SUPPLIED ENTRIES:
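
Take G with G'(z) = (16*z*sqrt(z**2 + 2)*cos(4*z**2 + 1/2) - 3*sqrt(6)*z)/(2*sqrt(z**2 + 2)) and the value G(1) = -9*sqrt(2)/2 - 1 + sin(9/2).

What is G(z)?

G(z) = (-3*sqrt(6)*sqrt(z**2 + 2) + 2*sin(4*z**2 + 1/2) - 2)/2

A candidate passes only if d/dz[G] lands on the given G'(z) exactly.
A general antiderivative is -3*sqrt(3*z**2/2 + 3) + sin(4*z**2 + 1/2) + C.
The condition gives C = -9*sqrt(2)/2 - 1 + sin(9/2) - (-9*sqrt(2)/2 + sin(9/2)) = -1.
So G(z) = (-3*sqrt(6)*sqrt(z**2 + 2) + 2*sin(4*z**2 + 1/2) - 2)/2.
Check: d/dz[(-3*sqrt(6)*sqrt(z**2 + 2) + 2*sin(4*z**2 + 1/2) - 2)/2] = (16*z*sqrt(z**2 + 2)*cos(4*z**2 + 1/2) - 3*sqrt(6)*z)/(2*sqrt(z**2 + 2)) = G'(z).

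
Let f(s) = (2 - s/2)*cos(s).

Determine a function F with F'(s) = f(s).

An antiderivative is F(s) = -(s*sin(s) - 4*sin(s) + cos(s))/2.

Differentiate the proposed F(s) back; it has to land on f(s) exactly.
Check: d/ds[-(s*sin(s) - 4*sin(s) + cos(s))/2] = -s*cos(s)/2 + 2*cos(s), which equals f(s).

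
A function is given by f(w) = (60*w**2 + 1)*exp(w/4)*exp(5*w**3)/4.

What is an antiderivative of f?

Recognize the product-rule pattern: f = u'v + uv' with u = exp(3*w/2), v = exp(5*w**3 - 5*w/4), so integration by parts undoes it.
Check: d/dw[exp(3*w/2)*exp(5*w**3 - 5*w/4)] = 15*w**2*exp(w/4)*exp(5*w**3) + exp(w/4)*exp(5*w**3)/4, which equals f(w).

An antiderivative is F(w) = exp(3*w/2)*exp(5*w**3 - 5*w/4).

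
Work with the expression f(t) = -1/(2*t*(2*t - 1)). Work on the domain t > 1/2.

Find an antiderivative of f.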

DESCRIPTION OF THE TASK: Each entry above is to be duplicated exactly, with nothing left out.

ANSWER TO THE EXERCISE:
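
Take G with G'(z) = (16*z*sqrt(z**2 + 2)*cos(4*z**2 + 1/2) - 3*sqrt(6)*z)/(2*sqrt(z**2 + 2)) and the value G(1) = -9*sqrt(2)/2 - 1 + sin(9/2).

What is G(z)?

G(z) = (-3*sqrt(6)*sqrt(z**2 + 2) + 2*sin(4*z**2 + 1/2) - 2)/2

A candidate passes only if d/dz[G] lands on the given G'(z) exactly.
A general antiderivative is -3*sqrt(3*z**2/2 + 3) + sin(4*z**2 + 1/2) + C.
The condition gives C = -9*sqrt(2)/2 - 1 + sin(9/2) - (-9*sqrt(2)/2 + sin(9/2)) = -1.
So G(z) = (-3*sqrt(6)*sqrt(z**2 + 2) + 2*sin(4*z**2 + 1/2) - 2)/2.
Check: d/dz[(-3*sqrt(6)*sqrt(z**2 + 2) + 2*sin(4*z**2 + 1/2) - 2)/2] = (16*z*sqrt(z**2 + 2)*cos(4*z**2 + 1/2) - 3*sqrt(6)*z)/(2*sqrt(z**2 + 2)) = G'(z).

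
Let f(s) = (2 - s/2)*cos(s).

Determine a function F with F'(s) = f(s).

An antiderivative is F(s) = -(s*sin(s) - 4*sin(s) + cos(s))/2.

Differentiate the proposed F(s) back; it has to land on f(s) exactly.
Check: d/ds[-(s*sin(s) - 4*sin(s) + cos(s))/2] = -s*cos(s)/2 + 2*cos(s), which equals f(s).

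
A function is given by f(w) = (60*w**2 + 1)*exp(w/4)*exp(5*w**3)/4.

What is an antiderivative of f?

Recognize the product-rule pattern: f = u'v + uv' with u = exp(3*w/2), v = exp(5*w**3 - 5*w/4), so integration by parts undoes it.
Check: d/dw[exp(3*w/2)*exp(5*w**3 - 5*w/4)] = 15*w**2*exp(w/4)*exp(5*w**3) + exp(w/4)*exp(5*w**3)/4, which equals f(w).

An antiderivative is F(w) = exp(3*w/2)*exp(5*w**3 - 5*w/4).

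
Work with the expression f(t) = -1/(2*t*(2*t - 1)). Work on the domain t > 1/2.

Find an antiderivative of f.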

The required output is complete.